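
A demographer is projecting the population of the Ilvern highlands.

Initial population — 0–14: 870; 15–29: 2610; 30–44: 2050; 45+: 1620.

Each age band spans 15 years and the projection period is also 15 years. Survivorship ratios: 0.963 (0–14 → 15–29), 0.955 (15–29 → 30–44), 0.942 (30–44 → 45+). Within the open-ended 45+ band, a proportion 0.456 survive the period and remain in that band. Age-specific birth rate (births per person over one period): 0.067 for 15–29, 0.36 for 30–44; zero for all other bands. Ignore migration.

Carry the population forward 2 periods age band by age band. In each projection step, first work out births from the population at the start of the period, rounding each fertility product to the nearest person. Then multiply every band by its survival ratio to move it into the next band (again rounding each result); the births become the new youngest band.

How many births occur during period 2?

953

Period 1.
Births: 2610 × 0.067 = 175, 2050 × 0.36 = 738 ⇒ total 913
15–29: 870 × 0.963 = 838
30–44: 2610 × 0.955 = 2493
45+: 2050 × 0.942 + 1620 × 0.456 = 1931 + 739 = 2670
Population now: 0–14=913, 15–29=838, 30–44=2493, 45+=2670
Period 2.
Births: 838 × 0.067 = 56, 2493 × 0.36 = 897 ⇒ total 953
15–29: 913 × 0.963 = 879
30–44: 838 × 0.955 = 800
45+: 2493 × 0.942 + 2670 × 0.456 = 2348 + 1218 = 3566
Population now: 0–14=953, 15–29=879, 30–44=800, 45+=3566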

::::

# TASK ITEM
Would you show each line of the listing above that has the string "person"?

# TASK RESPONSE
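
Each age band spans 15 years and the projection period is also 15 years. Survivorship ratios: 0.963 (0–14 → 15–29), 0.955 (15–29 → 30–44), 0.942 (30–44 → 45+). Within the open-ended 45+ band, a proportion 0.456 survive the period and remain in that band. Age-specific birth rate (births per person over one period): 0.067 for 15–29, 0.36 for 30–44; zero for all other bands. Ignore migration.
Carry the population forward 2 periods age band by age band. In each projection step, first work out births from the population at the start of the period, rounding each fertility product to the nearest person. Then multiply every band by its survival ratio to move it into the next band (again rounding each result); the births become the new youngest band.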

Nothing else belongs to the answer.